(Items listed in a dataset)
[Start of Attachment]

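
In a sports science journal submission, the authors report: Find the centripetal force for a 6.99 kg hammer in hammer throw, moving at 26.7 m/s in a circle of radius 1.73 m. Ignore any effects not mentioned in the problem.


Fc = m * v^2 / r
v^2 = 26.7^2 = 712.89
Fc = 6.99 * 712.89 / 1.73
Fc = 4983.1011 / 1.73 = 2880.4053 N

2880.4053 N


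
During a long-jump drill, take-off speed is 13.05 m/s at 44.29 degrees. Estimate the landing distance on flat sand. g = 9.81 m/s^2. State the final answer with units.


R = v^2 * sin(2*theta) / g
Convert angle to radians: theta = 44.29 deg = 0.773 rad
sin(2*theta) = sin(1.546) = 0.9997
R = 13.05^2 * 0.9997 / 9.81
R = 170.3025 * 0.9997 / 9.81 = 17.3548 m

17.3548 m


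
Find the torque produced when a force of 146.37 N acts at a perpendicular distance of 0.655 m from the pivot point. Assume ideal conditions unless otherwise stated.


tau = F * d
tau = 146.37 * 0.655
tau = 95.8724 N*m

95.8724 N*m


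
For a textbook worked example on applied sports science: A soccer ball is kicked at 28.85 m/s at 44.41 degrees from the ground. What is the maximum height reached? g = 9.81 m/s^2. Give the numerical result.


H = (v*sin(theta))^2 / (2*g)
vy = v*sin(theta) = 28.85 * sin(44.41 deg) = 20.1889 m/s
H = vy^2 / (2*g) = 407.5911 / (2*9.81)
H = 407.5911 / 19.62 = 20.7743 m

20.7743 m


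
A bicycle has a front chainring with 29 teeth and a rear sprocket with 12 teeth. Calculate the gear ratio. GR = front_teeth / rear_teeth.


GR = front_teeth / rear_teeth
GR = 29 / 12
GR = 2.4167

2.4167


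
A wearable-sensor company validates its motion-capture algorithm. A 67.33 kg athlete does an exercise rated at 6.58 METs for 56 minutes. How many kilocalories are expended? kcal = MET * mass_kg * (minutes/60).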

[End of Attachment]

(TASK STATEMENT) Transcribe the data above completely and exactly.

(ANSWER TO THIS TASK)
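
In a sports science journal submission, the authors report: Find the centripetal force for a 6.99 kg hammer in hammer throw, moving at 26.7 m/s in a circle of radius 1.73 m. Ignore any effects not mentioned in the problem.


Fc = m * v^2 / r
v^2 = 26.7^2 = 712.89
Fc = 6.99 * 712.89 / 1.73
Fc = 4983.1011 / 1.73 = 2880.4053 N

2880.4053 N


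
During a long-jump drill, take-off speed is 13.05 m/s at 44.29 degrees. Estimate the landing distance on flat sand. g = 9.81 m/s^2. State the final answer with units.


R = v^2 * sin(2*theta) / g
Convert angle to radians: theta = 44.29 deg = 0.773 rad
sin(2*theta) = sin(1.546) = 0.9997
R = 13.05^2 * 0.9997 / 9.81
R = 170.3025 * 0.9997 / 9.81 = 17.3548 m

17.3548 m


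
Find the torque produced when a force of 146.37 N acts at a perpendicular distance of 0.655 m from the pivot point. Assume ideal conditions unless otherwise stated.


tau = F * d
tau = 146.37 * 0.655
tau = 95.8724 N*m

95.8724 N*m


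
For a textbook worked example on applied sports science: A soccer ball is kicked at 28.85 m/s at 44.41 degrees from the ground. What is the maximum height reached? g = 9.81 m/s^2. Give the numerical result.


H = (v*sin(theta))^2 / (2*g)
vy = v*sin(theta) = 28.85 * sin(44.41 deg) = 20.1889 m/s
H = vy^2 / (2*g) = 407.5911 / (2*9.81)
H = 407.5911 / 19.62 = 20.7743 m

20.7743 m


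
A bicycle has a front chainring with 29 teeth and a rear sprocket with 12 teeth. Calculate the gear ratio. GR = front_teeth / rear_teeth.


GR = front_teeth / rear_teeth
GR = 29 / 12
GR = 2.4167

2.4167


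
A wearable-sensor company validates its motion-capture algorithm. A 67.33 kg athlete does an exercise rated at 6.58 METs for 56 minutes. How many kilocalories are expended? kcal = MET * mass_kg * (minutes/60).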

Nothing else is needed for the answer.